REQUIRED ACTION: Find every line with the string "these" in the material below and copy it.

RECORDS PROVIDED:
---------------

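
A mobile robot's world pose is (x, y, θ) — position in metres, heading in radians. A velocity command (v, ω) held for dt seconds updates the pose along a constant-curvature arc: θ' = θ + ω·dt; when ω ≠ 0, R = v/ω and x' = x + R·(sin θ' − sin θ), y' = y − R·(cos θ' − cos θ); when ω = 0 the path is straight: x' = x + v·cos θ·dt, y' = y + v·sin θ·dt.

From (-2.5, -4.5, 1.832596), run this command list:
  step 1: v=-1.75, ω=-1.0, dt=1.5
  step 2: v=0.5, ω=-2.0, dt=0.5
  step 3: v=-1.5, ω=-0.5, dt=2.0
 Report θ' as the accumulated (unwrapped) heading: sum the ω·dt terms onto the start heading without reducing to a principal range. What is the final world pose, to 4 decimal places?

(-4.5118, -4.0013, -1.6674)

step 1: θ'=0.3326 (R=1.7500) → pose (-3.6190, -6.6070, 0.3326)
step 2: θ'=-0.6674 (R=-0.2500) → pose (-3.3826, -6.6470, -0.6674)
step 3: θ'=-1.6674 (R=3.0000) → pose (-4.5118, -4.0013, -1.6674)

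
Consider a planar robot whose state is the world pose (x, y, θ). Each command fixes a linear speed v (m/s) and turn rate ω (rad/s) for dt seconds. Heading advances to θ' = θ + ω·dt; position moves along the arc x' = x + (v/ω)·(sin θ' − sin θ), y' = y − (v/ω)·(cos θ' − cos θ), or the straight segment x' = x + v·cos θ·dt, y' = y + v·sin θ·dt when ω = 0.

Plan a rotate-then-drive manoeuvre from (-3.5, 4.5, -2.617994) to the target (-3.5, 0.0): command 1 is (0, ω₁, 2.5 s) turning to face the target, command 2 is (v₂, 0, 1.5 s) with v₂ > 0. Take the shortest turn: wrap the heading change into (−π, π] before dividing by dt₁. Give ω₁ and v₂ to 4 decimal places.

heading to target = atan2(0−4.5, -3.5−-3.5) = -1.5708
Δθ = wrap(-1.5708 − -2.6180) = 1.0472; ω₁ = Δθ/dt₁ = 0.4189
distance = √((-3.5−-3.5)² + (0−4.5)²) = 4.5000; v₂ = distance/dt₂ = 3.0000

ω₁ = 0.4189, v₂ = 3.0000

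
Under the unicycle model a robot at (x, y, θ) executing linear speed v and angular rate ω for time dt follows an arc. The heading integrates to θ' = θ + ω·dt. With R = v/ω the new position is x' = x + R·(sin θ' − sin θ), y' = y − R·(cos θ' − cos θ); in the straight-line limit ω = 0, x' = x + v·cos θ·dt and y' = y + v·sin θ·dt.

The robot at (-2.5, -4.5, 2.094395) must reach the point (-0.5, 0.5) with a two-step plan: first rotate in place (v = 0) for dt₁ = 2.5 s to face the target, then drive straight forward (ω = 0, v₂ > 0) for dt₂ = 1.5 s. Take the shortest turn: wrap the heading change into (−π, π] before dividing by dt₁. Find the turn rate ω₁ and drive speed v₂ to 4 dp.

heading to target = atan2(0.5−-4.5, -0.5−-2.5) = 1.1903
Δθ = wrap(1.1903 − 2.0944) = -0.9041; ω₁ = Δθ/dt₁ = -0.3616
distance = √((-0.5−-2.5)² + (0.5−-4.5)²) = 5.3852; v₂ = distance/dt₂ = 3.5901

ω₁ = -0.3616, v₂ = 3.5901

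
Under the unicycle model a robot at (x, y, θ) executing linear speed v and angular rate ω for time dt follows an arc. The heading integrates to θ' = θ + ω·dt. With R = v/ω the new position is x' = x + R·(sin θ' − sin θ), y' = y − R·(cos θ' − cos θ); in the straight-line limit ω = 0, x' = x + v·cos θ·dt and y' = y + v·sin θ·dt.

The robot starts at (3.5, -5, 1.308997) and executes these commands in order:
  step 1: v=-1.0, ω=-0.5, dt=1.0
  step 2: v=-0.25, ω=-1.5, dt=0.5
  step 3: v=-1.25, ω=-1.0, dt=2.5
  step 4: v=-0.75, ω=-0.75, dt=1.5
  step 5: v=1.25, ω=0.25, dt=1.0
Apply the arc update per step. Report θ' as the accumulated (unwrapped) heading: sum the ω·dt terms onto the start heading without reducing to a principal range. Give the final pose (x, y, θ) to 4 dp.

(1.8902, -3.1962, -3.3160)

step 1: θ'=0.8090 (R=2.0000) → pose (3.0153, -5.8628, 0.8090)
step 2: θ'=0.0590 (R=0.1667) → pose (2.9046, -5.9142, 0.0590)
step 3: θ'=-2.4410 (R=1.2500) → pose (2.0250, -3.7107, -2.4410)
step 4: θ'=-3.5660 (R=1.0000) → pose (3.0815, -3.5639, -3.5660)
step 5: θ'=-3.3160 (R=5.0000) → pose (1.8902, -3.1962, -3.3160)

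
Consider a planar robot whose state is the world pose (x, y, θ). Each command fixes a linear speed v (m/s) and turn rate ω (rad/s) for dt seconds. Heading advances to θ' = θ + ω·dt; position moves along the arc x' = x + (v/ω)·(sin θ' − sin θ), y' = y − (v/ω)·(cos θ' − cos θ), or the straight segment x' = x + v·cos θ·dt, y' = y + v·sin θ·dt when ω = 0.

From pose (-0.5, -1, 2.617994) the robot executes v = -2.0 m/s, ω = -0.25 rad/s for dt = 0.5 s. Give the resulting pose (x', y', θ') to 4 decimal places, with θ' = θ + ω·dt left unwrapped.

(0.3326, -1.5528, 2.4930)

θ' = 2.6180 + -0.25·0.5 = 2.4930
R = v/ω = -2.0/-0.25 = 8.0000
x' = -0.5 + 8.0000·(sin 2.4930 − sin 2.6180) = 0.3326
y' = -1 − 8.0000·(cos 2.4930 − cos 2.6180) = -1.5528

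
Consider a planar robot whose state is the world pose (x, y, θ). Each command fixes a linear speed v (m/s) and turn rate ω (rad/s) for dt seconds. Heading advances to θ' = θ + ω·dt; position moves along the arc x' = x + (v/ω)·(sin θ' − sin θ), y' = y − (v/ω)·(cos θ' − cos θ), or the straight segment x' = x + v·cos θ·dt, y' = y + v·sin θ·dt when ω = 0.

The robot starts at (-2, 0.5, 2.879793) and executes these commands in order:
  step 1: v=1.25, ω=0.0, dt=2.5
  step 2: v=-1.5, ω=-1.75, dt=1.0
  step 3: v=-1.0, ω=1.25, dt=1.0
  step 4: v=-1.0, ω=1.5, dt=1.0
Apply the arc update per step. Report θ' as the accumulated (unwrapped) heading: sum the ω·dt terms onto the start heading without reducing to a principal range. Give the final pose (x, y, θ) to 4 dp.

(-3.3852, -0.8161, 3.8798)

step 1: θ'=2.8798 (straight) → pose (-5.0185, 1.3088, 2.8798)
step 2: θ'=1.1298 (R=0.8571) → pose (-4.4652, 0.1150, 1.1298)
step 3: θ'=2.3798 (R=-0.8000) → pose (-4.2939, -0.8053, 2.3798)
step 4: θ'=3.8798 (R=-0.6667) → pose (-3.3852, -0.8161, 3.8798)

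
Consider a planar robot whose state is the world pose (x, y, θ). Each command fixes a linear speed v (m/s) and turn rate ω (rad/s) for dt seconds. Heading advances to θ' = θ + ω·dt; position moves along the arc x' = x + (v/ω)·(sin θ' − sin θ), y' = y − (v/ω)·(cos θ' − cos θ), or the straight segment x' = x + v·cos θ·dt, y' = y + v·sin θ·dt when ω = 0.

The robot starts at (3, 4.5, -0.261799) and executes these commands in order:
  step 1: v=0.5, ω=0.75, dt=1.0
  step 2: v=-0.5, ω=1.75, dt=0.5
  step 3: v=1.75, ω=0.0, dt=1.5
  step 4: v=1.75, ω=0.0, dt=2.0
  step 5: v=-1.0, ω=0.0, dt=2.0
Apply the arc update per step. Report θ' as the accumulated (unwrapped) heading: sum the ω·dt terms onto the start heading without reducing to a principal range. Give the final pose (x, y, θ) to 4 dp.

(4.1899, 8.3982, 1.3632)

step 1: θ'=0.4882 (R=0.6667) → pose (3.4852, 4.5552, 0.4882)
step 2: θ'=1.3632 (R=-0.2857) → pose (3.3397, 4.3617, 1.3632)
step 3: θ'=1.3632 (straight) → pose (3.8807, 6.9304, 1.3632)
step 4: θ'=1.3632 (straight) → pose (4.6021, 10.3552, 1.3632)
step 5: θ'=1.3632 (straight) → pose (4.1899, 8.3982, 1.3632)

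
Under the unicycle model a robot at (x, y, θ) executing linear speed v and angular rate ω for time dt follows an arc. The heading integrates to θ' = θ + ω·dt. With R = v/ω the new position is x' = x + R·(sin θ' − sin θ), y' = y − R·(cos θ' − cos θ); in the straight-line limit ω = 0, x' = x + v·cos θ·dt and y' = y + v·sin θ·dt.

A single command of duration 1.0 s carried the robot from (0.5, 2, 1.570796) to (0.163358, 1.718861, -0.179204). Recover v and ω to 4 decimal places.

v = -0.5000, ω = -1.7500

Δθ = -0.179204 − 1.570796 = -1.750000
ω = Δθ/dt = -1.750000/1.0 = -1.7500
R = Δx/(sin θ' − sin θ) = 0.2857
v = R·ω = 0.2857·-1.7500 = -0.5000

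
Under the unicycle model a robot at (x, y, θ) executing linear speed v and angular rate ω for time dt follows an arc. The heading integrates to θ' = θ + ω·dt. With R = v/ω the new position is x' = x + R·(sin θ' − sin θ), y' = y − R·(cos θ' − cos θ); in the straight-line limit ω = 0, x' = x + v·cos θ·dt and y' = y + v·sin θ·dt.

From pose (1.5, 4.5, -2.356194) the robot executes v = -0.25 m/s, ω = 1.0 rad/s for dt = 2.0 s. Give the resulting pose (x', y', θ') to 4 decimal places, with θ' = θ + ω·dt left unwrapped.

(1.4104, 4.9111, -0.3562)

θ' = -2.3562 + 1.0·2.0 = -0.3562
R = v/ω = -0.25/1.0 = -0.2500
x' = 1.5 + -0.2500·(sin -0.3562 − sin -2.3562) = 1.4104
y' = 4.5 − -0.2500·(cos -0.3562 − cos -2.3562) = 4.9111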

---------------

THE ANSWER:
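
The robot starts at (3.5, -5, 1.308997) and executes these commands in order:
The robot starts at (-2, 0.5, 2.879793) and executes these commands in order:
The robot starts at (3, 4.5, -0.261799) and executes these commands in order: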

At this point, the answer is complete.